YOUR GOAL:
Exactly those lines that run from the one containing "A hypothesis test" through the last line of the entries below should be printed, and no others.

------------------------------

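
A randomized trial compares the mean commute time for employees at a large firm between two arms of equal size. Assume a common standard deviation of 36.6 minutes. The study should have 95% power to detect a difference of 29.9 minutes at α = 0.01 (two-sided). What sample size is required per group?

54 per group

For two equal groups, n per group = 2·((z_{α/2} + z_β)·σ/δ)².
z_{α/2} = 2.576; z_β = 1.645 (power 95%).
n = 2 × (4.221 × 36.6 / 29.9)² = 2 × 26.70 = 53.40
Round up: n = 54 per group.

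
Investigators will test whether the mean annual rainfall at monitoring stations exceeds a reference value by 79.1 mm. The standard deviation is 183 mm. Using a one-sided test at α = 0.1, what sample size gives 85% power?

For a one-sample z-test, n = ((z_α + z_β)·σ/δ)².
z_α = 1.282 (one-sided α = 0.1); z_β = 1.036 (power 85% → β = 0.15).
n = (2.318 × 183 / 79.1)² = 28.76
Round up: n = 29.

29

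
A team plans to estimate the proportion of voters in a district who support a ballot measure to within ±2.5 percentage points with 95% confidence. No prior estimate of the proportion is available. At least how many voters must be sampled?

1537

For a proportion with margin E = 0.025 at 95% confidence, z = 1.960.
With no prior estimate, use p = 0.5, which maximizes p(1−p) at 0.25.
n = 0.25 × (z/E)² = 0.25 × (1.960/0.025)² = 1536.64
Round up: n = 1537.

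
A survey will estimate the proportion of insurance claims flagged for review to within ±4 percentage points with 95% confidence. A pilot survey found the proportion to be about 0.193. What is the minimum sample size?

n = 374

For a proportion with margin E = 0.04 at 95% confidence, z = 1.960.
n = p̂(1−p̂)(z/E)² = 0.193 × 0.807 × (1.960/0.04)² = 373.96
Round up: n = 374.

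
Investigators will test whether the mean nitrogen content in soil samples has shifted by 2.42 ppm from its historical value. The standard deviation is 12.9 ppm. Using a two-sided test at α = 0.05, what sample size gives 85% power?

n = 256

For a one-sample z-test, n = ((z_{α/2} + z_β)·σ/δ)².
z_{α/2} = 1.960 (two-sided α = 0.05); z_β = 1.036 (power 85% → β = 0.15).
n = (2.996 × 12.9 / 2.42)² = 255.05
Round up: n = 256.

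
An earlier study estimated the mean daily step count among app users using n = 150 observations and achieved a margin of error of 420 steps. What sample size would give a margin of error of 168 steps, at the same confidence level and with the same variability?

938

Margin of error scales as 1/√n, so n₂ = n₁·(E₁/E₂)².
n₂ = 150 × (420/168)² = 150 × 6.25 = 937.50
Round up: n₂ = 938.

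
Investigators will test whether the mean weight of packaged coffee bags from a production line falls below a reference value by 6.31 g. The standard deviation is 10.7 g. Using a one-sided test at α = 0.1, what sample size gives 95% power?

For a one-sample z-test, n = ((z_α + z_β)·σ/δ)².
z_α = 1.282 (one-sided α = 0.1); z_β = 1.645 (power 95% → β = 0.05).
n = (2.927 × 10.7 / 6.31)² = 24.64
Round up: n = 25.

25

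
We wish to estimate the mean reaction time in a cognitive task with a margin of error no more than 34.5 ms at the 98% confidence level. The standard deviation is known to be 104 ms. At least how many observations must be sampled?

For a mean, the margin of error is E = z·σ/√n, so n = (zσ/E)².
At 98% confidence, z = 2.326.
n = (2.326 × 104 / 34.5)² = 49.16
Round up: n = 50.

50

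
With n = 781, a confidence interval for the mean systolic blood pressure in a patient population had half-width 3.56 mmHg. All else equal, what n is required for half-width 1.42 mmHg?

Margin of error scales as 1/√n, so n₂ = n₁·(E₁/E₂)².
n₂ = 781 × (3.56/1.42)² = 781 × 6.285 = 4908.59
Round up: n₂ = 4909.

4909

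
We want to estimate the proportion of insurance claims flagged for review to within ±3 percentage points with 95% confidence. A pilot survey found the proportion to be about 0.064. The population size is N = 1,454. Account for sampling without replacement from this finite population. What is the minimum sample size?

218

For a proportion with margin E = 0.03 at 95% confidence, z = 1.960.
n = p̂(1−p̂)(z/E)² = 0.064 × 0.936 × (1.960/0.03)² = 255.70 — call this n₀.
Finite-population correction with N = 1,454: n = n₀ / (1 + (n₀−1)/N) = 255.70 / 1.175 = 217.62
Round up: n = 218.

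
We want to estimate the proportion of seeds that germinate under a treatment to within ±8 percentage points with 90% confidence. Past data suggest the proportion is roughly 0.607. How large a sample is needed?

For a proportion with margin E = 0.08 at 90% confidence, z = 1.645.
n = p̂(1−p̂)(z/E)² = 0.607 × 0.393 × (1.645/0.08)² = 100.86
Round up: n = 101.

101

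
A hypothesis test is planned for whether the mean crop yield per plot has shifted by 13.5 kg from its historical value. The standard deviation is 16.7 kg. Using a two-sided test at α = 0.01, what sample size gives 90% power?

n = 23

For a one-sample z-test, n = ((z_{α/2} + z_β)·σ/δ)².
z_{α/2} = 2.576 (two-sided α = 0.01); z_β = 1.282 (power 90% → β = 0.1).
n = (3.858 × 16.7 / 13.5)² = 22.78
Round up: n = 23.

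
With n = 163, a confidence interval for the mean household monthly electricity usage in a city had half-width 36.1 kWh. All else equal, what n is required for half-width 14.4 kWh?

1025

Margin of error scales as 1/√n, so n₂ = n₁·(E₁/E₂)².
n₂ = 163 × (36.1/14.4)² = 163 × 6.285 = 1024.45
Round up: n₂ = 1025.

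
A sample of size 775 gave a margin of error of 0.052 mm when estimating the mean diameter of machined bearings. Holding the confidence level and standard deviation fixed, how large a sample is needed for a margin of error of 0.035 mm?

1711

Margin of error scales as 1/√n, so n₂ = n₁·(E₁/E₂)².
n₂ = 775 × (0.052/0.035)² = 775 × 2.207 = 1710.42
Round up: n₂ = 1711.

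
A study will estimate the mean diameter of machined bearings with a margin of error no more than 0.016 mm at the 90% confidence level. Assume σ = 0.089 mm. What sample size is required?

84

For a mean, the margin of error is E = z·σ/√n, so n = (zσ/E)².
At 90% confidence, z = 1.645.
n = (1.645 × 0.089 / 0.016)² = 83.73
Round up: n = 84.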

------------------------------

COMPLETED TASK:
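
A hypothesis test is planned for whether the mean crop yield per plot has shifted by 13.5 kg from its historical value. The standard deviation is 16.7 kg. Using a two-sided test at α = 0.01, what sample size gives 90% power?

n = 23

For a one-sample z-test, n = ((z_{α/2} + z_β)·σ/δ)².
z_{α/2} = 2.576 (two-sided α = 0.01); z_β = 1.282 (power 90% → β = 0.1).
n = (3.858 × 16.7 / 13.5)² = 22.78
Round up: n = 23.

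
With n = 163, a confidence interval for the mean household monthly electricity usage in a city had half-width 36.1 kWh. All else equal, what n is required for half-width 14.4 kWh?

1025

Margin of error scales as 1/√n, so n₂ = n₁·(E₁/E₂)².
n₂ = 163 × (36.1/14.4)² = 163 × 6.285 = 1024.45
Round up: n₂ = 1025.

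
A sample of size 775 gave a margin of error of 0.052 mm when estimating the mean diameter of machined bearings. Holding the confidence level and standard deviation fixed, how large a sample is needed for a margin of error of 0.035 mm?

1711

Margin of error scales as 1/√n, so n₂ = n₁·(E₁/E₂)².
n₂ = 775 × (0.052/0.035)² = 775 × 2.207 = 1710.42
Round up: n₂ = 1711.

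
A study will estimate the mean diameter of machined bearings with a margin of error no more than 0.016 mm at the 90% confidence level. Assume σ = 0.089 mm. What sample size is required?

84

For a mean, the margin of error is E = z·σ/√n, so n = (zσ/E)².
At 90% confidence, z = 1.645.
n = (1.645 × 0.089 / 0.016)² = 83.73
Round up: n = 84.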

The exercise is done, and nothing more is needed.